# Task directions:
Nothing in the records should differ when they are repeated. Restate them word for word.
────────────────────────────────────────
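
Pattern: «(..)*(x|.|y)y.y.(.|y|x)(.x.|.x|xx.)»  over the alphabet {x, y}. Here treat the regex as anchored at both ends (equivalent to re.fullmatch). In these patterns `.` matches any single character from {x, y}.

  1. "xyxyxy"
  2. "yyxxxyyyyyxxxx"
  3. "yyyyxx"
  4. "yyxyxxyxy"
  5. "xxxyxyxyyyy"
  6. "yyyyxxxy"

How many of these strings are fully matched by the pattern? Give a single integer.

2

1 → no match
2 → match
3 → no match
4 → match
5 → no match
6 → no match
Total matched: 2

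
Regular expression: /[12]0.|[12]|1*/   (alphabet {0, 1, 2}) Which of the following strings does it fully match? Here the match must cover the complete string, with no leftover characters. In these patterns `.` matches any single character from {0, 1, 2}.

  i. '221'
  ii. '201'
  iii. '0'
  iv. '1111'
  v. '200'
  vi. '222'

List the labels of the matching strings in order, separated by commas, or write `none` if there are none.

i → no match
ii → match
iii → no match
iv → match
v → match
vi → no match

ii, iv, v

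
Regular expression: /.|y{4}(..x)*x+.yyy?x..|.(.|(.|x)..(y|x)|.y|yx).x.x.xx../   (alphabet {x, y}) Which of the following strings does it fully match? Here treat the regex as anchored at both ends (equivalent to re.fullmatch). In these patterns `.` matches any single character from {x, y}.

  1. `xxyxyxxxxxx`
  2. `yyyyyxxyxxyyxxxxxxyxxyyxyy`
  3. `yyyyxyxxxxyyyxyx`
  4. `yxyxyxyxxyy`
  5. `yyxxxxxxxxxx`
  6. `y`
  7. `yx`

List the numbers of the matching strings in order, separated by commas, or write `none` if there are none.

1. `xxyxyxxxxxx` → match
2 → no match
3 → match
4. `yxyxyxyxxyy` → match
5. `yyxxxxxxxxxx` → match
6. `y` → match
7. `yx` → no match

1, 3, 4, 5, 6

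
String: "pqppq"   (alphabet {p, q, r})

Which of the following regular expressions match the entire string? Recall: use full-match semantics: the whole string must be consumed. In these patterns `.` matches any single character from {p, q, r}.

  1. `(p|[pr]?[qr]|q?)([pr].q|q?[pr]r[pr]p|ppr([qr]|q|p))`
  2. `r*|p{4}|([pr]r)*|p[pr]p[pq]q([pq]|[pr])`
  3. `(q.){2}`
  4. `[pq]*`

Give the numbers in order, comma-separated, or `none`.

1 → match
2 → no match
3 → no match — must start with "q"
4 → match

1, 4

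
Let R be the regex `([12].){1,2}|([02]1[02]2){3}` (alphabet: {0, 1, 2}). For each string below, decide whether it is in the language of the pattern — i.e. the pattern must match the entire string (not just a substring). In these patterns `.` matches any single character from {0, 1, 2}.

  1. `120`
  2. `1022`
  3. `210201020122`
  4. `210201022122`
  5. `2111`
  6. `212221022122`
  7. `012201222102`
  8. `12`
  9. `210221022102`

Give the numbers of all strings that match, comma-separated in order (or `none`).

1 → no match
2 → match
3 → match
4 → match
5 → match
6 → match
7 → match
8 → match
9 → match

2, 3, 4, 5, 6, 7, 8, 9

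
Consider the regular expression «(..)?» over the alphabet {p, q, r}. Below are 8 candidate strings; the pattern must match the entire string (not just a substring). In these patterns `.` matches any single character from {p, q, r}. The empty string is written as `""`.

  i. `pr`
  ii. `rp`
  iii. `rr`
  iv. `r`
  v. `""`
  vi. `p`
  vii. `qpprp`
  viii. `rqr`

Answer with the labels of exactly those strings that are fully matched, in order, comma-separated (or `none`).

i → match
ii → match
iii → match
iv → no match
v → match
vi → no match
vii → no match
viii → no match

i, ii, iii, v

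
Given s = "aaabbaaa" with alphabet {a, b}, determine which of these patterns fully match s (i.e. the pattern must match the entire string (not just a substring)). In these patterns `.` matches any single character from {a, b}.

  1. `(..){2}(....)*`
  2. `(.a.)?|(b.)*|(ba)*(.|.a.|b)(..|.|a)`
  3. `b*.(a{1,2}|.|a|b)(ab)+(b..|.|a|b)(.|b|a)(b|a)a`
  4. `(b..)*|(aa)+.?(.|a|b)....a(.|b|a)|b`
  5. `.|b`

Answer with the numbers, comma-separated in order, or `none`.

1, 3

1 → match
2 → no match
3 → match
4 → no match
5 → no match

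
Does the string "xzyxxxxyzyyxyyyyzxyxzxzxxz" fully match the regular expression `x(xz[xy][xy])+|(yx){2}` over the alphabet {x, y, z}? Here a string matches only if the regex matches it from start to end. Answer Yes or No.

No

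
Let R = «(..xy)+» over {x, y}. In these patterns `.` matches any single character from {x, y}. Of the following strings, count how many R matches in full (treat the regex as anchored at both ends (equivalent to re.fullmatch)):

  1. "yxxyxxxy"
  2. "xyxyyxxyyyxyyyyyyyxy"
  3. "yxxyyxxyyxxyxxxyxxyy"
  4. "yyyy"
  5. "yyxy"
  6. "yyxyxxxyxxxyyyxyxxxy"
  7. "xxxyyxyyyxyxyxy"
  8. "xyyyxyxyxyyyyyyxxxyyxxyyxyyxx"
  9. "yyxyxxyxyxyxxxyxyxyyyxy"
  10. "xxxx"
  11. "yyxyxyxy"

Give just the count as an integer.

1 → match
2 → no match
3 → no match — must end with "xy"
4 → no match — must end with "xy"
5 → match
6 → match
7 → no match
8 → no match — must end with "xy"
9 → no match
10 → no match — must end with "xy"
11 → match
Total matched: 4

4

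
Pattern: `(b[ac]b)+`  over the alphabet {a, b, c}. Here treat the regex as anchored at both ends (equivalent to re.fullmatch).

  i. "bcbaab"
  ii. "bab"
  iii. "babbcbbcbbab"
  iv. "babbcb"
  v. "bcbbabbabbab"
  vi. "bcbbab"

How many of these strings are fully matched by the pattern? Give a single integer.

5

i. "bcbaab" → no match
ii. "bab" → match
iii. "babbcbbcbbab" → match
iv. "babbcb" → match
v. "bcbbabbabbab" → match
vi. "bcbbab" → match
Total matched: 5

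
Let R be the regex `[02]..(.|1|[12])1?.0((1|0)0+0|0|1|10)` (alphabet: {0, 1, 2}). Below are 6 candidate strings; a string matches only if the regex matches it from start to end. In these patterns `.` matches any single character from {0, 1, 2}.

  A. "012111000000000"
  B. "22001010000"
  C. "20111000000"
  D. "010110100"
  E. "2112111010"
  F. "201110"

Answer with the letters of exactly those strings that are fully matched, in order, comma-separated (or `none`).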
────────────────────────────────────────
# Output of the task:
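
Pattern: «(..)*(x|.|y)y.y.(.|y|x)(.x.|.x|xx.)»  over the alphabet {x, y}. Here treat the regex as anchored at both ends (equivalent to re.fullmatch). In these patterns `.` matches any single character from {x, y}.

  1. "xyxyxy"
  2. "yyxxxyyyyyxxxx"
  3. "yyyyxx"
  4. "yyxyxxyxy"
  5. "xxxyxyxyyyy"
  6. "yyyyxxxy"

How many of these strings are fully matched by the pattern? Give a single integer.

2

1 → no match
2 → match
3 → no match
4 → match
5 → no match
6 → no match
Total matched: 2

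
Regular expression: /[12]0.|[12]|1*/   (alphabet {0, 1, 2}) Which of the following strings does it fully match? Here the match must cover the complete string, with no leftover characters. In these patterns `.` matches any single character from {0, 1, 2}.

  i. '221'
  ii. '201'
  iii. '0'
  iv. '1111'
  v. '200'
  vi. '222'

List the labels of the matching strings in order, separated by commas, or write `none` if there are none.

i → no match
ii → match
iii → no match
iv → match
v → match
vi → no match

ii, iv, v

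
Regular expression: /.|y{4}(..x)*x+.yyy?x..|.(.|(.|x)..(y|x)|.y|yx).x.x.xx../   (alphabet {x, y}) Which of the following strings does it fully match? Here treat the regex as anchored at both ends (equivalent to re.fullmatch). In these patterns `.` matches any single character from {x, y}.

  1. `xxyxyxxxxxx`
  2. `yyyyyxxyxxyyxxxxxxyxxyyxyy`
  3. `yyyyxyxxxxyyyxyx`
  4. `yxyxyxyxxyy`
  5. `yyxxxxxxxxxx`
  6. `y`
  7. `yx`

List the numbers of the matching strings in order, separated by commas, or write `none` if there are none.

1. `xxyxyxxxxxx` → match
2 → no match
3 → match
4. `yxyxyxyxxyy` → match
5. `yyxxxxxxxxxx` → match
6. `y` → match
7. `yx` → no match

1, 3, 4, 5, 6

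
String: "pqppq"   (alphabet {p, q, r})

Which of the following regular expressions match the entire string? Recall: use full-match semantics: the whole string must be consumed. In these patterns `.` matches any single character from {p, q, r}.

  1. `(p|[pr]?[qr]|q?)([pr].q|q?[pr]r[pr]p|ppr([qr]|q|p))`
  2. `r*|p{4}|([pr]r)*|p[pr]p[pq]q([pq]|[pr])`
  3. `(q.){2}`
  4. `[pq]*`

Give the numbers in order, comma-separated, or `none`.

1 → match
2 → no match
3 → no match — must start with "q"
4 → match

1, 4

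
Let R be the regex `([12].){1,2}|([02]1[02]2){3}` (alphabet: {0, 1, 2}). For each string below, decide whether it is in the language of the pattern — i.e. the pattern must match the entire string (not just a substring). In these patterns `.` matches any single character from {0, 1, 2}.

  1. `120`
  2. `1022`
  3. `210201020122`
  4. `210201022122`
  5. `2111`
  6. `212221022122`
  7. `012201222102`
  8. `12`
  9. `210221022102`

Give the numbers of all strings that match, comma-separated in order (or `none`).

1 → no match
2 → match
3 → match
4 → match
5 → match
6 → match
7 → match
8 → match
9 → match

2, 3, 4, 5, 6, 7, 8, 9

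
Consider the regular expression «(..)?» over the alphabet {p, q, r}. Below are 8 candidate strings; the pattern must match the entire string (not just a substring). In these patterns `.` matches any single character from {p, q, r}. The empty string is written as `""`.

  i. `pr`
  ii. `rp`
  iii. `rr`
  iv. `r`
  v. `""`
  vi. `p`
  vii. `qpprp`
  viii. `rqr`

Answer with the labels of exactly those strings that are fully matched, in order, comma-separated (or `none`).

i → match
ii → match
iii → match
iv → no match
v → match
vi → no match
vii → no match
viii → no match

i, ii, iii, v

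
Given s = "aaabbaaa" with alphabet {a, b}, determine which of these patterns fully match s (i.e. the pattern must match the entire string (not just a substring)). In these patterns `.` matches any single character from {a, b}.

  1. `(..){2}(....)*`
  2. `(.a.)?|(b.)*|(ba)*(.|.a.|b)(..|.|a)`
  3. `b*.(a{1,2}|.|a|b)(ab)+(b..|.|a|b)(.|b|a)(b|a)a`
  4. `(b..)*|(aa)+.?(.|a|b)....a(.|b|a)|b`
  5. `.|b`

Answer with the numbers, comma-separated in order, or `none`.

1, 3

1 → match
2 → no match
3 → match
4 → no match
5 → no match

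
Does the string "xzyxxxxyzyyxyyyyzxyxzxzxxz" fully match the regular expression `x(xz[xy][xy])+|(yx){2}` over the alphabet {x, y, z}? Here a string matches only if the regex matches it from start to end. Answer Yes or No.

No

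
Let R = «(..xy)+» over {x, y}. In these patterns `.` matches any single character from {x, y}. Of the following strings, count how many R matches in full (treat the regex as anchored at both ends (equivalent to re.fullmatch)):

  1. "yxxyxxxy"
  2. "xyxyyxxyyyxyyyyyyyxy"
  3. "yxxyyxxyyxxyxxxyxxyy"
  4. "yyyy"
  5. "yyxy"
  6. "yyxyxxxyxxxyyyxyxxxy"
  7. "xxxyyxyyyxyxyxy"
  8. "xyyyxyxyxyyyyyyxxxyyxxyyxyyxx"
  9. "yyxyxxyxyxyxxxyxyxyyyxy"
  10. "xxxx"
  11. "yyxyxyxy"

Give just the count as an integer.

1 → match
2 → no match
3 → no match — must end with "xy"
4 → no match — must end with "xy"
5 → match
6 → match
7 → no match
8 → no match — must end with "xy"
9 → no match
10 → no match — must end with "xy"
11 → match
Total matched: 4

4

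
Pattern: `(b[ac]b)+`  over the alphabet {a, b, c}. Here treat the regex as anchored at both ends (equivalent to re.fullmatch).

  i. "bcbaab"
  ii. "bab"
  iii. "babbcbbcbbab"
  iv. "babbcb"
  v. "bcbbabbabbab"
  vi. "bcbbab"

How many of these strings are fully matched by the pattern? Give a single integer.

5

i. "bcbaab" → no match
ii. "bab" → match
iii. "babbcbbcbbab" → match
iv. "babbcb" → match
v. "bcbbabbabbab" → match
vi. "bcbbab" → match
Total matched: 5

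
Let R be the regex `[02]..(.|1|[12])1?.0((1|0)0+0|0|1|10)` (alphabet: {0, 1, 2}). Below are 6 candidate strings; a string matches only if the regex matches it from start to end. In these patterns `.` matches any single character from {0, 1, 2}.

  A. "012111000000000"
  B. "22001010000"
  C. "20111000000"
  D. "010110100"
  E. "2112111010"
  F. "201110"

Answer with the letters of exactly those strings that are fully matched, in order, comma-separated (or `none`).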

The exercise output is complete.